# What you need to do
Print the entries below in their entirety, exactly as they are written.

---------- Information

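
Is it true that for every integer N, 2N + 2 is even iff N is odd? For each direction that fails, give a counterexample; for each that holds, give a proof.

(⇒) This fails: take N = 6. Then 2N + 2 = 14, which is even, yet N = 6 is even, not odd.

(⇐) Suppose N is odd. Since 2 is even, 2N is even for every N, so 2N + 2 has the same parity as 2, which is even. Hence 2N + 2 is even.

Not equivalent: only (⇐) holds.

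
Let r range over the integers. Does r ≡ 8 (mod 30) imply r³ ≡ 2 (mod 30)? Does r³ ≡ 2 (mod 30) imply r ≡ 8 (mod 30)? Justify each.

Forward direction. Suppose r ≡ 8 (mod 30). Write r = 30j + 8. Then (30j + 8)³ = 27000j³ + 21600j² + 5760j + 512 = 30(900j³ + 720j² + 192j + 17) + 2, so r³ ≡ 2 (mod 30).

Converse. Suppose r³ ≡ 2 (mod 30). The only residue r in {0, …, 29} with r³ ≡ 2 (mod 30) is r = 8, so r ≡ 8 (mod 30).

Equivalent; both directions hold.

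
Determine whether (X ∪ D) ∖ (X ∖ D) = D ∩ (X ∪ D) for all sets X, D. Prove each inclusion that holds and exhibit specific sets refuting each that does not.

Both inclusions hold.

Forward inclusion. Let x ∈ (X ∪ D) ∖ (X ∖ D). Then either x ∈ D and x ∉ X; or x ∈ X ∩ D. In each case x ∈ D ∩ (X ∪ D), so (X ∪ D) ∖ (X ∖ D) ⊆ D ∩ (X ∪ D).

Reverse inclusion. Let x ∈ D ∩ (X ∪ D). Then either x ∈ D and x ∉ X; or x ∈ X ∩ D. In each case x ∈ (X ∪ D) ∖ (X ∖ D), so D ∩ (X ∪ D) ⊆ (X ∪ D) ∖ (X ∖ D).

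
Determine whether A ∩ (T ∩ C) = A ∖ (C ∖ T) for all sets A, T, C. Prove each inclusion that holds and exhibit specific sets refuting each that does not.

Only the forward inclusion holds.

Forward inclusion. Let x ∈ A ∩ (T ∩ C). Then x ∈ A ∩ T ∩ C, from which x ∈ A ∖ (C ∖ T).

Reverse inclusion. This inclusion fails. Take A = {1}, T = ∅, C = ∅; then 1 ∈ A ∖ (C ∖ T) but 1 ∉ A ∩ (T ∩ C).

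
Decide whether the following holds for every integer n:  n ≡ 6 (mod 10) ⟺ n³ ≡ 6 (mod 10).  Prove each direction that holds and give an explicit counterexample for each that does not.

Both directions hold.

Forward direction. Suppose n ≡ 6 (mod 10). Write n = 10j + 6. Then (10j + 6)³ = 1000j³ + 1800j² + 1080j + 216 = 10(100j³ + 180j² + 108j + 21) + 6, so n³ ≡ 6 (mod 10).

Converse. For the converse, argue contrapositively. If n ≢ 6 (mod 10), then n is congruent to one of 0, 1, 2, 3, 4, 5, 7, 8, 9 modulo 10, and these give n³ ≡ 0, 1, 8, 7, 4, 5, 3, 2, 9 respectively — never 6.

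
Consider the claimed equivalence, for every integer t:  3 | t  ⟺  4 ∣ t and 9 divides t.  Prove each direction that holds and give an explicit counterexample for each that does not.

Only the converse holds.

[⇒] This fails: take t = 3. Certainly 3 ∣ 3, but 4 ∤ 3.

[⇐] Suppose 4 ∣ t and 9 ∣ t. Any common multiple of 4 and 9 is a multiple of their lcm; here gcd(4, 9) = 1, so lcm(4, 9) = 4·9 = 36, so 36 ∣ t. Since 3 ∣ 36, it follows that 3 ∣ t.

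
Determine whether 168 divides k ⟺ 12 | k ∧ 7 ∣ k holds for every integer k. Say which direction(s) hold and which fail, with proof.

[⇒] If 168 ∣ k, write k = 168q. Since 168 = 14·12, k = 12·(14q), so 12 ∣ k; and since 168 = 24·7, k = 7·(24q), so 7 ∣ k.

[⇐] This fails: take k = 84. Both 12 ∣ 84 and 7 ∣ 84, yet 84 is not a multiple of 168 (since 84 = 0·168 + 84), so 168 ∤ 84.

Only the forward direction holds.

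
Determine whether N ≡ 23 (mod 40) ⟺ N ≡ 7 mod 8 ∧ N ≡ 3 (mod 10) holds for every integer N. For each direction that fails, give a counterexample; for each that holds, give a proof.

(⇒) Suppose N ≡ 23 (mod 40); write N = 40j + 23. Since 8 ∣ 40, reducing mod 8 gives N ≡ 23 ≡ 7 (mod 8); since 10 ∣ 40, reducing mod 10 gives N ≡ 23 ≡ 3 (mod 10).

(⇐) Conversely, if N ≡ 7 (mod 8) and N ≡ 3 (mod 10), then by the Chinese remainder theorem N ≡ 23 (mod 40). This is exactly N ≡ 23 (mod 40).

The biconditional holds.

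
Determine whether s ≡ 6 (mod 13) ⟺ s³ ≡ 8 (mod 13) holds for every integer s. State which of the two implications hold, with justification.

Only the forward implication holds.

(→) Suppose s ≡ 6 (mod 13). Write s = 13j + 6. Then (13j + 6)³ = 2197j³ + 3042j² + 1404j + 216 = 13(169j³ + 234j² + 108j + 16) + 8, so s³ ≡ 8 (mod 13).

(←) This fails: take s = 2. Then 2³ = 8 ≡ 8 (mod 13), yet 2 ≡ 2 (mod 13), not 6.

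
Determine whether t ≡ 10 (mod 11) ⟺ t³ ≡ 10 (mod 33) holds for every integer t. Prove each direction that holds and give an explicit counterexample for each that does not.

(⇒) fails; (⇐) holds.

(⇐) The residues r modulo 33 with r³ ≡ 10 (mod 33) are exactly {10}, and each is ≡ 10 (mod 11).

(⇒) This fails: take t = 21. Then 21 ≡ 10 (mod 11), but 21³ = 9261 ≡ 21 (mod 33), not 10.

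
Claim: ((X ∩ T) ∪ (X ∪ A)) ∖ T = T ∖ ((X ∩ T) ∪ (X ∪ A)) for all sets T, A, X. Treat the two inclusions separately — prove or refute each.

(⟹) This inclusion fails. Take T = ∅, A = {1}, X = ∅; then 1 ∈ ((X ∩ T) ∪ (X ∪ A)) ∖ T but 1 ∉ T ∖ ((X ∩ T) ∪ (X ∪ A)).

(⟸) This inclusion fails. Take T = {1}, A = ∅, X = ∅; then 1 ∈ T ∖ ((X ∩ T) ∪ (X ∪ A)) but 1 ∉ ((X ∩ T) ∪ (X ∪ A)) ∖ T.

Both inclusions fail.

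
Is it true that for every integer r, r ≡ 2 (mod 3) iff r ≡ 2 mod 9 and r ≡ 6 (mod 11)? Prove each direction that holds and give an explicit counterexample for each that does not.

(←) If r ≡ 2 (mod 9) and r ≡ 6 (mod 11), then by the Chinese remainder theorem r ≡ 83 (mod 99). Since 83 ≡ 2 (mod 3) and 3 ∣ 99, we get r ≡ 2 (mod 3).

(→) This fails: r = 2 gives 2 ≡ 2 (mod 3) but 2 ≡ 2 (mod 11), so the conjunction on the right does not hold.

(⇒) fails; (⇐) holds.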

--------------------

# Output of the task
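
Is it true that for every integer N, 2N + 2 is even iff N is odd? For each direction that fails, give a counterexample; for each that holds, give a proof.

(⇒) This fails: take N = 6. Then 2N + 2 = 14, which is even, yet N = 6 is even, not odd.

(⇐) Suppose N is odd. Since 2 is even, 2N is even for every N, so 2N + 2 has the same parity as 2, which is even. Hence 2N + 2 is even.

Not equivalent: only (⇐) holds.

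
Let r range over the integers. Does r ≡ 8 (mod 30) imply r³ ≡ 2 (mod 30)? Does r³ ≡ 2 (mod 30) imply r ≡ 8 (mod 30)? Justify each.

Forward direction. Suppose r ≡ 8 (mod 30). Write r = 30j + 8. Then (30j + 8)³ = 27000j³ + 21600j² + 5760j + 512 = 30(900j³ + 720j² + 192j + 17) + 2, so r³ ≡ 2 (mod 30).

Converse. Suppose r³ ≡ 2 (mod 30). The only residue r in {0, …, 29} with r³ ≡ 2 (mod 30) is r = 8, so r ≡ 8 (mod 30).

Equivalent; both directions hold.

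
Determine whether (X ∪ D) ∖ (X ∖ D) = D ∩ (X ∪ D) for all sets X, D. Prove each inclusion that holds and exhibit specific sets refuting each that does not.

Both inclusions hold.

Forward inclusion. Let x ∈ (X ∪ D) ∖ (X ∖ D). Then either x ∈ D and x ∉ X; or x ∈ X ∩ D. In each case x ∈ D ∩ (X ∪ D), so (X ∪ D) ∖ (X ∖ D) ⊆ D ∩ (X ∪ D).

Reverse inclusion. Let x ∈ D ∩ (X ∪ D). Then either x ∈ D and x ∉ X; or x ∈ X ∩ D. In each case x ∈ (X ∪ D) ∖ (X ∖ D), so D ∩ (X ∪ D) ⊆ (X ∪ D) ∖ (X ∖ D).

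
Determine whether A ∩ (T ∩ C) = A ∖ (C ∖ T) for all sets A, T, C. Prove each inclusion that holds and exhibit specific sets refuting each that does not.

Only the forward inclusion holds.

Forward inclusion. Let x ∈ A ∩ (T ∩ C). Then x ∈ A ∩ T ∩ C, from which x ∈ A ∖ (C ∖ T).

Reverse inclusion. This inclusion fails. Take A = {1}, T = ∅, C = ∅; then 1 ∈ A ∖ (C ∖ T) but 1 ∉ A ∩ (T ∩ C).

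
Decide whether the following holds for every integer n:  n ≡ 6 (mod 10) ⟺ n³ ≡ 6 (mod 10).  Prove each direction that holds and give an explicit counterexample for each that does not.

Both directions hold.

Forward direction. Suppose n ≡ 6 (mod 10). Write n = 10j + 6. Then (10j + 6)³ = 1000j³ + 1800j² + 1080j + 216 = 10(100j³ + 180j² + 108j + 21) + 6, so n³ ≡ 6 (mod 10).

Converse. For the converse, argue contrapositively. If n ≢ 6 (mod 10), then n is congruent to one of 0, 1, 2, 3, 4, 5, 7, 8, 9 modulo 10, and these give n³ ≡ 0, 1, 8, 7, 4, 5, 3, 2, 9 respectively — never 6.

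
Consider the claimed equivalence, for every integer t:  3 | t  ⟺  4 ∣ t and 9 divides t.  Prove each direction that holds and give an explicit counterexample for each that does not.

Only the converse holds.

[⇒] This fails: take t = 3. Certainly 3 ∣ 3, but 4 ∤ 3.

[⇐] Suppose 4 ∣ t and 9 ∣ t. Any common multiple of 4 and 9 is a multiple of their lcm; here gcd(4, 9) = 1, so lcm(4, 9) = 4·9 = 36, so 36 ∣ t. Since 3 ∣ 36, it follows that 3 ∣ t.

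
Determine whether 168 divides k ⟺ 12 | k ∧ 7 ∣ k holds for every integer k. Say which direction(s) hold and which fail, with proof.

[⇒] If 168 ∣ k, write k = 168q. Since 168 = 14·12, k = 12·(14q), so 12 ∣ k; and since 168 = 24·7, k = 7·(24q), so 7 ∣ k.

[⇐] This fails: take k = 84. Both 12 ∣ 84 and 7 ∣ 84, yet 84 is not a multiple of 168 (since 84 = 0·168 + 84), so 168 ∤ 84.

Only the forward direction holds.

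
Determine whether N ≡ 23 (mod 40) ⟺ N ≡ 7 mod 8 ∧ N ≡ 3 (mod 10) holds for every integer N. For each direction that fails, give a counterexample; for each that holds, give a proof.

(⇒) Suppose N ≡ 23 (mod 40); write N = 40j + 23. Since 8 ∣ 40, reducing mod 8 gives N ≡ 23 ≡ 7 (mod 8); since 10 ∣ 40, reducing mod 10 gives N ≡ 23 ≡ 3 (mod 10).

(⇐) Conversely, if N ≡ 7 (mod 8) and N ≡ 3 (mod 10), then by the Chinese remainder theorem N ≡ 23 (mod 40). This is exactly N ≡ 23 (mod 40).

The biconditional holds.

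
Determine whether s ≡ 6 (mod 13) ⟺ s³ ≡ 8 (mod 13) holds for every integer s. State which of the two implications hold, with justification.

Only the forward implication holds.

(→) Suppose s ≡ 6 (mod 13). Write s = 13j + 6. Then (13j + 6)³ = 2197j³ + 3042j² + 1404j + 216 = 13(169j³ + 234j² + 108j + 16) + 8, so s³ ≡ 8 (mod 13).

(←) This fails: take s = 2. Then 2³ = 8 ≡ 8 (mod 13), yet 2 ≡ 2 (mod 13), not 6.

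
Determine whether t ≡ 10 (mod 11) ⟺ t³ ≡ 10 (mod 33) holds for every integer t. Prove each direction that holds and give an explicit counterexample for each that does not.

(⇒) fails; (⇐) holds.

(⇐) The residues r modulo 33 with r³ ≡ 10 (mod 33) are exactly {10}, and each is ≡ 10 (mod 11).

(⇒) This fails: take t = 21. Then 21 ≡ 10 (mod 11), but 21³ = 9261 ≡ 21 (mod 33), not 10.

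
Claim: ((X ∩ T) ∪ (X ∪ A)) ∖ T = T ∖ ((X ∩ T) ∪ (X ∪ A)) for all sets T, A, X. Treat the two inclusions separately — prove or refute each.

(⟹) This inclusion fails. Take T = ∅, A = {1}, X = ∅; then 1 ∈ ((X ∩ T) ∪ (X ∪ A)) ∖ T but 1 ∉ T ∖ ((X ∩ T) ∪ (X ∪ A)).

(⟸) This inclusion fails. Take T = {1}, A = ∅, X = ∅; then 1 ∈ T ∖ ((X ∩ T) ∪ (X ∪ A)) but 1 ∉ ((X ∩ T) ∪ (X ∪ A)) ∖ T.

Both inclusions fail.

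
Is it true that for every integer r, r ≡ 2 (mod 3) iff r ≡ 2 mod 9 and r ≡ 6 (mod 11)? Prove each direction that holds and give an explicit counterexample for each that does not.

(←) If r ≡ 2 (mod 9) and r ≡ 6 (mod 11), then by the Chinese remainder theorem r ≡ 83 (mod 99). Since 83 ≡ 2 (mod 3) and 3 ∣ 99, we get r ≡ 2 (mod 3).

(→) This fails: r = 2 gives 2 ≡ 2 (mod 3) but 2 ≡ 2 (mod 11), so the conjunction on the right does not hold.

(⇒) fails; (⇐) holds.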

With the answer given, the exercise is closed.